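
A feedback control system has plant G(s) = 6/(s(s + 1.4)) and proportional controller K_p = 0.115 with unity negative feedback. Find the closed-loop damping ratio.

1 + K_p·G(s) = 0 gives s² + 1.4s + 0.69 = 0.
So ω_n² = 0.69 ⇒ ω_n = 0.8307 rad/s, and ζ = 1.4/(2ω_n) = 0.843.

ζ = 0.843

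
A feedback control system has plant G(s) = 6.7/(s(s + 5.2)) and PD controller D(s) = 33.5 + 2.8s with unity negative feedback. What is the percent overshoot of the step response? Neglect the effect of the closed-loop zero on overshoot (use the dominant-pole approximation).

1.52%

Forward path: (33.5 + 2.8s)·6.7/(s(s+5.2)). The closed-loop characteristic equation is s² + (5.2 + 6.7·2.8)s + 6.7·33.5 = 0.
That is s² + 23.96s + 224.5 = 0, so ω_n = 14.98 rad/s and ζ = 23.96/(2·14.98) = 0.7996.
%OS = 100·exp(−πζ/√(1−ζ²)) = 1.52%.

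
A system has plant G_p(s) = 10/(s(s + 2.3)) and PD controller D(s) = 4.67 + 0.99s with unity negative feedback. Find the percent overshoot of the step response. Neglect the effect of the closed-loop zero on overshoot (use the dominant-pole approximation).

0.199%

Forward path: (4.67 + 0.99s)·10/(s(s+2.3)). The closed-loop characteristic equation is s² + (2.3 + 10·0.99)s + 10·4.67 = 0.
That is s² + 12.2s + 46.7 = 0, so ω_n = 6.834 rad/s and ζ = 12.2/(2·6.834) = 0.8926.
%OS = 100·exp(−πζ/√(1−ζ²)) = 0.199%.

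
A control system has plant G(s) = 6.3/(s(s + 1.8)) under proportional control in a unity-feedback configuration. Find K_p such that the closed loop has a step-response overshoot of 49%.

From %OS = 100·exp(−πζ/√(1−ζ²)) = 49%, ζ = −ln(0.49)/√(π²+ln²(0.49)) = 0.2214.
Characteristic equation s² + 1.8s + 6.3K_p = 0 gives ζ = 1.8/(2√(6.3K_p)).
Setting ζ = 0.2214: √(6.3K_p) = 1.8/(2·0.2214) = 4.064, so K_p = 16.52/6.3 = 2.62.

K_p = 2.62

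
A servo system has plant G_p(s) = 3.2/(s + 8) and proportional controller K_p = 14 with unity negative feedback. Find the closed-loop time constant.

Closed-loop transfer function: T(s) = K_p·G_p(s)/(1 + K_p·G_p(s)) = 44.8/(s + 8 + 44.8) = 44.8/(s + 52.8).
Time constant τ = 1/52.8 = 0.0189 s.

τ = 0.0189 s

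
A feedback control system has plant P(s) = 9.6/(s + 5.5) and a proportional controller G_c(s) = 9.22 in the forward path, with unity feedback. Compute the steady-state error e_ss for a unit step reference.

0.0585

The loop is type 0. Static position error constant K_pos = G_c(0)·P(0) = 9.22·1.745 = 16.09.
Steady-state error to a unit step: e_ss = 1/(1+K_pos) = 1/17.09 = 0.0585.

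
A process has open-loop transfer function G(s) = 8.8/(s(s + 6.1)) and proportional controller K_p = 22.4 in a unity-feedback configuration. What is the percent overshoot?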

TASK TO COMPLETE
Reproduce every entry above so that each one matches its source exactly.

OUTPUT
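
A feedback control system has plant G(s) = 6/(s(s + 1.4)) and proportional controller K_p = 0.115 with unity negative feedback. Find the closed-loop damping ratio.

1 + K_p·G(s) = 0 gives s² + 1.4s + 0.69 = 0.
So ω_n² = 0.69 ⇒ ω_n = 0.8307 rad/s, and ζ = 1.4/(2ω_n) = 0.843.

ζ = 0.843

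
A feedback control system has plant G(s) = 6.7/(s(s + 5.2)) and PD controller D(s) = 33.5 + 2.8s with unity negative feedback. What is the percent overshoot of the step response? Neglect the effect of the closed-loop zero on overshoot (use the dominant-pole approximation).

1.52%

Forward path: (33.5 + 2.8s)·6.7/(s(s+5.2)). The closed-loop characteristic equation is s² + (5.2 + 6.7·2.8)s + 6.7·33.5 = 0.
That is s² + 23.96s + 224.5 = 0, so ω_n = 14.98 rad/s and ζ = 23.96/(2·14.98) = 0.7996.
%OS = 100·exp(−πζ/√(1−ζ²)) = 1.52%.

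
A system has plant G_p(s) = 10/(s(s + 2.3)) and PD controller D(s) = 4.67 + 0.99s with unity negative feedback. Find the percent overshoot of the step response. Neglect the effect of the closed-loop zero on overshoot (use the dominant-pole approximation).

0.199%

Forward path: (4.67 + 0.99s)·10/(s(s+2.3)). The closed-loop characteristic equation is s² + (2.3 + 10·0.99)s + 10·4.67 = 0.
That is s² + 12.2s + 46.7 = 0, so ω_n = 6.834 rad/s and ζ = 12.2/(2·6.834) = 0.8926.
%OS = 100·exp(−πζ/√(1−ζ²)) = 0.199%.

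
A control system has plant G(s) = 6.3/(s(s + 1.8)) under proportional control in a unity-feedback configuration. Find K_p such that the closed loop has a step-response overshoot of 49%.

From %OS = 100·exp(−πζ/√(1−ζ²)) = 49%, ζ = −ln(0.49)/√(π²+ln²(0.49)) = 0.2214.
Characteristic equation s² + 1.8s + 6.3K_p = 0 gives ζ = 1.8/(2√(6.3K_p)).
Setting ζ = 0.2214: √(6.3K_p) = 1.8/(2·0.2214) = 4.064, so K_p = 16.52/6.3 = 2.62.

K_p = 2.62

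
A servo system has plant G_p(s) = 3.2/(s + 8) and proportional controller K_p = 14 with unity negative feedback. Find the closed-loop time constant.

Closed-loop transfer function: T(s) = K_p·G_p(s)/(1 + K_p·G_p(s)) = 44.8/(s + 8 + 44.8) = 44.8/(s + 52.8).
Time constant τ = 1/52.8 = 0.0189 s.

τ = 0.0189 s

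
A feedback control system has plant P(s) = 9.6/(s + 5.5) and a proportional controller G_c(s) = 9.22 in the forward path, with unity feedback. Compute the steady-state error e_ss for a unit step reference.

0.0585

The loop is type 0. Static position error constant K_pos = G_c(0)·P(0) = 9.22·1.745 = 16.09.
Steady-state error to a unit step: e_ss = 1/(1+K_pos) = 1/17.09 = 0.0585.

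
A process has open-loop transfer function G(s) = 8.8/(s(s + 6.1)) and proportional controller K_p = 22.4 in a unity-feedback configuration. What is the percent overshoot?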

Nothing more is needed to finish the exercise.